● **TASK STATEMENT**
In the listing beneath this line, copy exactly the lines starting with the one containing "Y = 3160 − 3P" and going on through the one containing "Here Y denotes".

● **RECORDS FOR THE EXERCISE**
_ _ _ _
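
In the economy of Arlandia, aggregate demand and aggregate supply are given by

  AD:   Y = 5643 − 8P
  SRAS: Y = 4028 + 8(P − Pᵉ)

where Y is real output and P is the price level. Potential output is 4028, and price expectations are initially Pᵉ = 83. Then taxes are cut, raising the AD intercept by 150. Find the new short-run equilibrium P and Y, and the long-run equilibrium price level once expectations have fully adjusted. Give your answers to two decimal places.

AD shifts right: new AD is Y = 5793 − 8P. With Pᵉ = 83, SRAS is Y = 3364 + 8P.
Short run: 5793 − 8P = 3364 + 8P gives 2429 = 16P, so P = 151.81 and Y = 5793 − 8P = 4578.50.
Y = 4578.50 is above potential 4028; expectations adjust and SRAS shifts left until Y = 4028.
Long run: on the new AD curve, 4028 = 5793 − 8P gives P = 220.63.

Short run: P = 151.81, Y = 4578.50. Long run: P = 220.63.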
_ _ _ _
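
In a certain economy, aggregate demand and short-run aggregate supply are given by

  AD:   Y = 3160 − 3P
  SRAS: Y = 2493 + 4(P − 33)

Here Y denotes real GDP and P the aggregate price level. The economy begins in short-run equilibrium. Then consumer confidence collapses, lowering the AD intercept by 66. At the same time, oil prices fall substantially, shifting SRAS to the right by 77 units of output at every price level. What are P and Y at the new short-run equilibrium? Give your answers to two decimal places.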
_ _ _ _
● **OUTPUT FOR THIS EXERCISE**
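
  AD:   Y = 3160 − 3P
  SRAS: Y = 2493 + 4(P − 33)

Here Y denotes real GDP and P the aggregate price level. The economy begins in short-run equilibrium. Then consumer confidence collapses, lowering the AD intercept by 66. At the same time, oil prices fall substantially, shifting SRAS to the right by 77 units of output at every price level. What are P and Y at the new short-run equilibrium? Give your answers to two decimal places.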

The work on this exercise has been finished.